**WORK TO BE COMPLETED:**
In the entries below, find each line with the string "circular" and copy it.

------ PROVIDED RECORDS

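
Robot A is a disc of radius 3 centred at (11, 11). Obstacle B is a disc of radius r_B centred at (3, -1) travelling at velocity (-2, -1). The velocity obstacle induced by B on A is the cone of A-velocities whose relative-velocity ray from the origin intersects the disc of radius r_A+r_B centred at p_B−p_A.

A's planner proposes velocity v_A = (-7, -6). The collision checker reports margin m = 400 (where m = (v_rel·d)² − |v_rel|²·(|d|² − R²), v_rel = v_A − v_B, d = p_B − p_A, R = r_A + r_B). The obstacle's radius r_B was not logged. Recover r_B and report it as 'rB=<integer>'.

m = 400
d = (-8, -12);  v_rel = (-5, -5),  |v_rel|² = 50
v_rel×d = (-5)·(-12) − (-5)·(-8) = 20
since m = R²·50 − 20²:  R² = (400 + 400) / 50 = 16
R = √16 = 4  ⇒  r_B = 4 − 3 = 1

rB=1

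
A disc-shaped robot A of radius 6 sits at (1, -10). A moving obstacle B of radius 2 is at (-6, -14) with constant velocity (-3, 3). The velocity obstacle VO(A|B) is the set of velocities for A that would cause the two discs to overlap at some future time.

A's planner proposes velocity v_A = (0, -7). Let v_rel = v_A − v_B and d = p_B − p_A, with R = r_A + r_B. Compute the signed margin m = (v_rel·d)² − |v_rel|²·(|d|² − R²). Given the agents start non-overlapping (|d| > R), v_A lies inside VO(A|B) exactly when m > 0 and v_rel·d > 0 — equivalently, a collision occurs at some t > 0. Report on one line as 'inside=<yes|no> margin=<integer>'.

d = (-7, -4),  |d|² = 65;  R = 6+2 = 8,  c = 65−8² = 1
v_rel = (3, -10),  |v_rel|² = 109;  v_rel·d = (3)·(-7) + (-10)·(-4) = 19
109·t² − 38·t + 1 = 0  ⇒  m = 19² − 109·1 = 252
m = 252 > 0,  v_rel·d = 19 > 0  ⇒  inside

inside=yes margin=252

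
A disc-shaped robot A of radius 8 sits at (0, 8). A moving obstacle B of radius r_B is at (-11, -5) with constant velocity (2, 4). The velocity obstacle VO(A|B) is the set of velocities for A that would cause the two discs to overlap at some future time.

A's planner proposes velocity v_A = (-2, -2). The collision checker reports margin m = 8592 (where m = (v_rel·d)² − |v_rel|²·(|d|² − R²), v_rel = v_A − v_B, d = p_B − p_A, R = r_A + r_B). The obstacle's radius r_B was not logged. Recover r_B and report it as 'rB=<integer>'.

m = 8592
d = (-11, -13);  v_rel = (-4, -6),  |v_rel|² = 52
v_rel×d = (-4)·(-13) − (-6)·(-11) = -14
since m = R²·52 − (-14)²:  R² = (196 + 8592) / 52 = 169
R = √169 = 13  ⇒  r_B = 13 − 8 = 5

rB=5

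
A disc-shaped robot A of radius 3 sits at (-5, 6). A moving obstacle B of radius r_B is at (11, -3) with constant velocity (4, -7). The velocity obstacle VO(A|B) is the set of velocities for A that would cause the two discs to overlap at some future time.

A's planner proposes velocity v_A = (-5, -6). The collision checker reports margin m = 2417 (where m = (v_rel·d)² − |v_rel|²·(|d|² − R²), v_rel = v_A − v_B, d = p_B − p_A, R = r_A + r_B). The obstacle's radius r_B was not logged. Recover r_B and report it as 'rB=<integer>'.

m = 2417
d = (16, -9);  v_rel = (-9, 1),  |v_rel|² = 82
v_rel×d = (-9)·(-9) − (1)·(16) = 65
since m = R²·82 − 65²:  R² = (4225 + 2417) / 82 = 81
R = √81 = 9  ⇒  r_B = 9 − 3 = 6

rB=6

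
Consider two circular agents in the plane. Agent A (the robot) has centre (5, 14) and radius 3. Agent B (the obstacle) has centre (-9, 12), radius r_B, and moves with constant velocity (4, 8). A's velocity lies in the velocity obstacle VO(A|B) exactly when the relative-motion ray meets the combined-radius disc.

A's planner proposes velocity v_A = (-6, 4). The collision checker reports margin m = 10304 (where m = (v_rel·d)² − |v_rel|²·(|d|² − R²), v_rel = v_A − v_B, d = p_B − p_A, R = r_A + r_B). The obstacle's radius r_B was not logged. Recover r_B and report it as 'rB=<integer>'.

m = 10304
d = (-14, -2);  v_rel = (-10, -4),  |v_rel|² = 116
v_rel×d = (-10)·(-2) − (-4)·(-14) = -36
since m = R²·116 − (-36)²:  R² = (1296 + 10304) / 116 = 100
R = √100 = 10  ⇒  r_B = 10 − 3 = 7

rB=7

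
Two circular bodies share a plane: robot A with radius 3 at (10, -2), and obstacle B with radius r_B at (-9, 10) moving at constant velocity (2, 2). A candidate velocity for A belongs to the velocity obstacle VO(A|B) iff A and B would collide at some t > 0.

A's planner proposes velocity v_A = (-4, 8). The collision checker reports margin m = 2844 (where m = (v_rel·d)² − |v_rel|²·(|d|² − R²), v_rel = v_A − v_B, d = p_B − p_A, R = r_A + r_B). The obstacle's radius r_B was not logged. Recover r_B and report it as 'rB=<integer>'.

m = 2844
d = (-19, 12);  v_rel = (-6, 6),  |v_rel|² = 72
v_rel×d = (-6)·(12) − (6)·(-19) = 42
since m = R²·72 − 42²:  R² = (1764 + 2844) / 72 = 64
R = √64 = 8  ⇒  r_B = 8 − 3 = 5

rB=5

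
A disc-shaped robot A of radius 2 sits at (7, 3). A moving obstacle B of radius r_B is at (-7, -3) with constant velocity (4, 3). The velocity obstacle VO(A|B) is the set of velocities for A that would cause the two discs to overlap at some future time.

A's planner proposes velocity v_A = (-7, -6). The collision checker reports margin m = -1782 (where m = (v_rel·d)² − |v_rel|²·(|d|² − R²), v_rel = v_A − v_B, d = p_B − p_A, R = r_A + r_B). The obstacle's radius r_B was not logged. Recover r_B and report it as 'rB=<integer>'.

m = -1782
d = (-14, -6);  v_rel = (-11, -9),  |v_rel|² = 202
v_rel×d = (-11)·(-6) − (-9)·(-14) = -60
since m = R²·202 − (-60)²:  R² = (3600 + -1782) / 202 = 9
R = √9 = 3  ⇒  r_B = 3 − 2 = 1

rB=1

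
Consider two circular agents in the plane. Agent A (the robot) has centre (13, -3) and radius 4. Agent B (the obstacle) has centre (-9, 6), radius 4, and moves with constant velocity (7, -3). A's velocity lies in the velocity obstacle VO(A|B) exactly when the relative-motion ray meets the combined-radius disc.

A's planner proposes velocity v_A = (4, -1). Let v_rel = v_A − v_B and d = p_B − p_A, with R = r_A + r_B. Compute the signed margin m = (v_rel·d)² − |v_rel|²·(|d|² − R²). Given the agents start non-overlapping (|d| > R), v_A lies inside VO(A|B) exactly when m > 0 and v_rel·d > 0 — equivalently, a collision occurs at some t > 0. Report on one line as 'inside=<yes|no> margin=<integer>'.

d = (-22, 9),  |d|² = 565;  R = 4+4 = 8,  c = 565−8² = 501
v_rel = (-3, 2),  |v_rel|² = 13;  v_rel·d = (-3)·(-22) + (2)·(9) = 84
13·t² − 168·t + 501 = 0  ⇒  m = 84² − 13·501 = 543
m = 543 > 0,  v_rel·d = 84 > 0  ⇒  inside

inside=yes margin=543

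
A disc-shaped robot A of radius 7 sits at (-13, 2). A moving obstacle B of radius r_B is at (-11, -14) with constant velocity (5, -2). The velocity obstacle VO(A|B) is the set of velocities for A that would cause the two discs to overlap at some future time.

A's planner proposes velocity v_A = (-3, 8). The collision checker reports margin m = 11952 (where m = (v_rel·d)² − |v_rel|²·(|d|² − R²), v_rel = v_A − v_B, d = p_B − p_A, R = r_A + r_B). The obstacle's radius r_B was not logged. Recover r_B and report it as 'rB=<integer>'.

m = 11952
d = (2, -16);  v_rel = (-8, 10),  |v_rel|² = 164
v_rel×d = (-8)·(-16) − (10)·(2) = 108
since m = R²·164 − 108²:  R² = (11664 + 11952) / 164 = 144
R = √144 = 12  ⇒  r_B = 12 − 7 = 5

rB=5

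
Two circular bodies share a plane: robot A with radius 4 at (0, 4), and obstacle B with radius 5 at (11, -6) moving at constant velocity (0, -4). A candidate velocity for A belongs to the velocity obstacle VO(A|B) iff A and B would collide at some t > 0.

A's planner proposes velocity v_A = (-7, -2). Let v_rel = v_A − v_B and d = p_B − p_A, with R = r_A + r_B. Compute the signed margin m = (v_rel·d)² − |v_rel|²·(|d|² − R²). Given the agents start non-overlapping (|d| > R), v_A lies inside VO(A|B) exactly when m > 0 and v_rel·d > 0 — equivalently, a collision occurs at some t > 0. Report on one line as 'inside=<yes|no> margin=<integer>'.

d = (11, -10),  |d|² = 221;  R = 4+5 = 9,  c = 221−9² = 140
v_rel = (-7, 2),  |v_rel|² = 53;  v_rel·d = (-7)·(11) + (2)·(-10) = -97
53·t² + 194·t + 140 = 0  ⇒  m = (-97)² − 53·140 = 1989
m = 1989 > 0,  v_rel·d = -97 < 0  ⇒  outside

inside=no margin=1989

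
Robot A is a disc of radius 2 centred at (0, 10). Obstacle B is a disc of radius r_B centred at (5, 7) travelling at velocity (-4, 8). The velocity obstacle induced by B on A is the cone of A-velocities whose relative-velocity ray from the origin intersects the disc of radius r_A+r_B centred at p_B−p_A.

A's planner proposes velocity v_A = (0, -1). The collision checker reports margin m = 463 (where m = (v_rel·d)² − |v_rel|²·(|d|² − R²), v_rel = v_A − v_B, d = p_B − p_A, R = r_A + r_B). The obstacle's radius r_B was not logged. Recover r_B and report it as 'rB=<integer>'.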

------------

**YOUR RESPONSE:**
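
Consider two circular agents in the plane. Agent A (the robot) has centre (5, 14) and radius 3. Agent B (the obstacle) has centre (-9, 12), radius r_B, and moves with constant velocity (4, 8). A's velocity lies in the velocity obstacle VO(A|B) exactly when the relative-motion ray meets the combined-radius disc.
Two circular bodies share a plane: robot A with radius 3 at (10, -2), and obstacle B with radius r_B at (-9, 10) moving at constant velocity (2, 2). A candidate velocity for A belongs to the velocity obstacle VO(A|B) iff A and B would collide at some t > 0.
Consider two circular agents in the plane. Agent A (the robot) has centre (13, -3) and radius 4. Agent B (the obstacle) has centre (-9, 6), radius 4, and moves with constant velocity (7, -3). A's velocity lies in the velocity obstacle VO(A|B) exactly when the relative-motion ray meets the combined-radius disc.
Two circular bodies share a plane: robot A with radius 4 at (0, 4), and obstacle B with radius 5 at (11, -6) moving at constant velocity (0, -4). A candidate velocity for A belongs to the velocity obstacle VO(A|B) iff A and B would collide at some t > 0.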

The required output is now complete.